(Records from a data collection)
────────────────────────────────────────

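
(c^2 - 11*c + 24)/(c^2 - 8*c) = (c - 3)/c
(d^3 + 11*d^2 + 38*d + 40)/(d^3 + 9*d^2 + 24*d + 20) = (d + 4)/(d + 2)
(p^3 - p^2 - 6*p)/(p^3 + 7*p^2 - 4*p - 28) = p*(p - 3)/(p^2 + 5*p - 14)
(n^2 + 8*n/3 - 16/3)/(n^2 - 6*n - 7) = (-3*n^2 - 8*n + 16)/(3*(-n^2 + 6*n + 7))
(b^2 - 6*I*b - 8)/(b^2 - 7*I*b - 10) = (b - 4*I)/(b - 5*I)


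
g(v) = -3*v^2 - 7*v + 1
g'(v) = -6*v - 7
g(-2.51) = -0.33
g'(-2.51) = 8.06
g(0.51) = -3.35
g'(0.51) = -10.06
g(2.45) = -34.16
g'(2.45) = -21.70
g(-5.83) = -60.16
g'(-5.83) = 27.98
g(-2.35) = 0.88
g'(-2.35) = 7.10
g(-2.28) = 1.36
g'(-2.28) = 6.68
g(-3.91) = -17.49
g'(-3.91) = 16.46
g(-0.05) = 1.34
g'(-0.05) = -6.70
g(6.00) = -149.00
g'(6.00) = -43.00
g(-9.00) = -179.00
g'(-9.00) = 47.00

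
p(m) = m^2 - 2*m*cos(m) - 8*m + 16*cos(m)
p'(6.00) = 3.20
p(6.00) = -8.16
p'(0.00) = -10.00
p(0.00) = 16.00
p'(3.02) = -1.18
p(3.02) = -24.93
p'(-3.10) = -11.28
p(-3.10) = 12.23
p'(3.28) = 1.84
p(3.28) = -24.83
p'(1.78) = -16.19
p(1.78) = -13.66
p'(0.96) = -18.76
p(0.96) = 1.32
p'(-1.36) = 7.17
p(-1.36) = 16.65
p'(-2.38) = 3.01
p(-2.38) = 9.68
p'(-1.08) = 4.91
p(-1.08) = 18.37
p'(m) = 2*m*sin(m) + 2*m - 16*sin(m) - 2*cos(m) - 8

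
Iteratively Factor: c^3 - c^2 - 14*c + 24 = (c + 4)*(c^2 - 5*c + 6) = (c - 3)*(c + 4)*(c - 2)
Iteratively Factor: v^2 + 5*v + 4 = (v + 4)*(v + 1)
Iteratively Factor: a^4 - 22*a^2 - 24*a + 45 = (a - 5)*(a^3 + 5*a^2 + 3*a - 9) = (a - 5)*(a + 3)*(a^2 + 2*a - 3) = (a - 5)*(a - 1)*(a + 3)*(a + 3)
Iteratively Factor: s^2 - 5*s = (s)*(s - 5)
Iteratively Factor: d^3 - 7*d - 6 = (d - 3)*(d^2 + 3*d + 2) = (d - 3)*(d + 1)*(d + 2)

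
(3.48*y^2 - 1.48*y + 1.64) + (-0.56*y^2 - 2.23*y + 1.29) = 2.92*y^2 - 3.71*y + 2.93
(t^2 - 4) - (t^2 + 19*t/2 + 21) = -19*t/2 - 25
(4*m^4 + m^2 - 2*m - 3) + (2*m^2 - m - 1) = 4*m^4 + 3*m^2 - 3*m - 4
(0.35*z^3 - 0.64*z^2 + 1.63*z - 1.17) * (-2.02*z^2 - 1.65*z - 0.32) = -0.707*z^5 + 0.7153*z^4 - 2.3486*z^3 - 0.1213*z^2 + 1.4089*z + 0.3744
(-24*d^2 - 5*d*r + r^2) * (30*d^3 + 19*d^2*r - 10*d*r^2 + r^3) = -720*d^5 - 606*d^4*r + 175*d^3*r^2 + 45*d^2*r^3 - 15*d*r^4 + r^5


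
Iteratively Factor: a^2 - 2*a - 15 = (a + 3)*(a - 5)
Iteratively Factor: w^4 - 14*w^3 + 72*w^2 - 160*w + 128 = (w - 4)*(w^3 - 10*w^2 + 32*w - 32) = (w - 4)^2*(w^2 - 6*w + 8) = (w - 4)^2*(w - 2)*(w - 4)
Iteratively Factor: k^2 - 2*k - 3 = (k - 3)*(k + 1)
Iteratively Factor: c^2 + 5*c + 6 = (c + 2)*(c + 3)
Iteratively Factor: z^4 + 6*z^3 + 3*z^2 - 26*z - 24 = (z + 3)*(z^3 + 3*z^2 - 6*z - 8) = (z + 3)*(z + 4)*(z^2 - z - 2) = (z - 2)*(z + 3)*(z + 4)*(z + 1)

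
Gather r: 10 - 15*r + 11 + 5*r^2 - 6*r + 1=5*r^2 - 21*r + 22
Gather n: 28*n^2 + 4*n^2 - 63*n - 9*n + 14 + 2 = 32*n^2 - 72*n + 16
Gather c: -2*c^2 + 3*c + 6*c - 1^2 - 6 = -2*c^2 + 9*c - 7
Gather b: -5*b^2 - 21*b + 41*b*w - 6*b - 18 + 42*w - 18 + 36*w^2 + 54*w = -5*b^2 + b*(41*w - 27) + 36*w^2 + 96*w - 36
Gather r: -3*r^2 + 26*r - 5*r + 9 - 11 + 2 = -3*r^2 + 21*r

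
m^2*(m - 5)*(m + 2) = m^4 - 3*m^3 - 10*m^2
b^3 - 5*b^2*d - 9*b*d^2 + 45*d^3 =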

────────────────────────────────────────

TASK DETAILS:
Copy the records above exactly, leaving nothing out.

TASK RESPONSE:
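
(c^2 - 11*c + 24)/(c^2 - 8*c) = (c - 3)/c
(d^3 + 11*d^2 + 38*d + 40)/(d^3 + 9*d^2 + 24*d + 20) = (d + 4)/(d + 2)
(p^3 - p^2 - 6*p)/(p^3 + 7*p^2 - 4*p - 28) = p*(p - 3)/(p^2 + 5*p - 14)
(n^2 + 8*n/3 - 16/3)/(n^2 - 6*n - 7) = (-3*n^2 - 8*n + 16)/(3*(-n^2 + 6*n + 7))
(b^2 - 6*I*b - 8)/(b^2 - 7*I*b - 10) = (b - 4*I)/(b - 5*I)


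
g(v) = -3*v^2 - 7*v + 1
g'(v) = -6*v - 7
g(-2.51) = -0.33
g'(-2.51) = 8.06
g(0.51) = -3.35
g'(0.51) = -10.06
g(2.45) = -34.16
g'(2.45) = -21.70
g(-5.83) = -60.16
g'(-5.83) = 27.98
g(-2.35) = 0.88
g'(-2.35) = 7.10
g(-2.28) = 1.36
g'(-2.28) = 6.68
g(-3.91) = -17.49
g'(-3.91) = 16.46
g(-0.05) = 1.34
g'(-0.05) = -6.70
g(6.00) = -149.00
g'(6.00) = -43.00
g(-9.00) = -179.00
g'(-9.00) = 47.00

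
p(m) = m^2 - 2*m*cos(m) - 8*m + 16*cos(m)
p'(6.00) = 3.20
p(6.00) = -8.16
p'(0.00) = -10.00
p(0.00) = 16.00
p'(3.02) = -1.18
p(3.02) = -24.93
p'(-3.10) = -11.28
p(-3.10) = 12.23
p'(3.28) = 1.84
p(3.28) = -24.83
p'(1.78) = -16.19
p(1.78) = -13.66
p'(0.96) = -18.76
p(0.96) = 1.32
p'(-1.36) = 7.17
p(-1.36) = 16.65
p'(-2.38) = 3.01
p(-2.38) = 9.68
p'(-1.08) = 4.91
p(-1.08) = 18.37
p'(m) = 2*m*sin(m) + 2*m - 16*sin(m) - 2*cos(m) - 8

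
Iteratively Factor: c^3 - c^2 - 14*c + 24 = (c + 4)*(c^2 - 5*c + 6) = (c - 3)*(c + 4)*(c - 2)
Iteratively Factor: v^2 + 5*v + 4 = (v + 4)*(v + 1)
Iteratively Factor: a^4 - 22*a^2 - 24*a + 45 = (a - 5)*(a^3 + 5*a^2 + 3*a - 9) = (a - 5)*(a + 3)*(a^2 + 2*a - 3) = (a - 5)*(a - 1)*(a + 3)*(a + 3)
Iteratively Factor: s^2 - 5*s = (s)*(s - 5)
Iteratively Factor: d^3 - 7*d - 6 = (d - 3)*(d^2 + 3*d + 2) = (d - 3)*(d + 1)*(d + 2)

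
(3.48*y^2 - 1.48*y + 1.64) + (-0.56*y^2 - 2.23*y + 1.29) = 2.92*y^2 - 3.71*y + 2.93
(t^2 - 4) - (t^2 + 19*t/2 + 21) = -19*t/2 - 25
(4*m^4 + m^2 - 2*m - 3) + (2*m^2 - m - 1) = 4*m^4 + 3*m^2 - 3*m - 4
(0.35*z^3 - 0.64*z^2 + 1.63*z - 1.17) * (-2.02*z^2 - 1.65*z - 0.32) = -0.707*z^5 + 0.7153*z^4 - 2.3486*z^3 - 0.1213*z^2 + 1.4089*z + 0.3744
(-24*d^2 - 5*d*r + r^2) * (30*d^3 + 19*d^2*r - 10*d*r^2 + r^3) = -720*d^5 - 606*d^4*r + 175*d^3*r^2 + 45*d^2*r^3 - 15*d*r^4 + r^5


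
Iteratively Factor: a^2 - 2*a - 15 = (a + 3)*(a - 5)
Iteratively Factor: w^4 - 14*w^3 + 72*w^2 - 160*w + 128 = (w - 4)*(w^3 - 10*w^2 + 32*w - 32) = (w - 4)^2*(w^2 - 6*w + 8) = (w - 4)^2*(w - 2)*(w - 4)
Iteratively Factor: k^2 - 2*k - 3 = (k - 3)*(k + 1)
Iteratively Factor: c^2 + 5*c + 6 = (c + 2)*(c + 3)
Iteratively Factor: z^4 + 6*z^3 + 3*z^2 - 26*z - 24 = (z + 3)*(z^3 + 3*z^2 - 6*z - 8) = (z + 3)*(z + 4)*(z^2 - z - 2) = (z - 2)*(z + 3)*(z + 4)*(z + 1)

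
Gather r: 10 - 15*r + 11 + 5*r^2 - 6*r + 1=5*r^2 - 21*r + 22
Gather n: 28*n^2 + 4*n^2 - 63*n - 9*n + 14 + 2 = 32*n^2 - 72*n + 16
Gather c: -2*c^2 + 3*c + 6*c - 1^2 - 6 = -2*c^2 + 9*c - 7
Gather b: -5*b^2 - 21*b + 41*b*w - 6*b - 18 + 42*w - 18 + 36*w^2 + 54*w = -5*b^2 + b*(41*w - 27) + 36*w^2 + 96*w - 36
Gather r: -3*r^2 + 26*r - 5*r + 9 - 11 + 2 = -3*r^2 + 21*r

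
m^2*(m - 5)*(m + 2) = m^4 - 3*m^3 - 10*m^2
b^3 - 5*b^2*d - 9*b*d^2 + 45*d^3 =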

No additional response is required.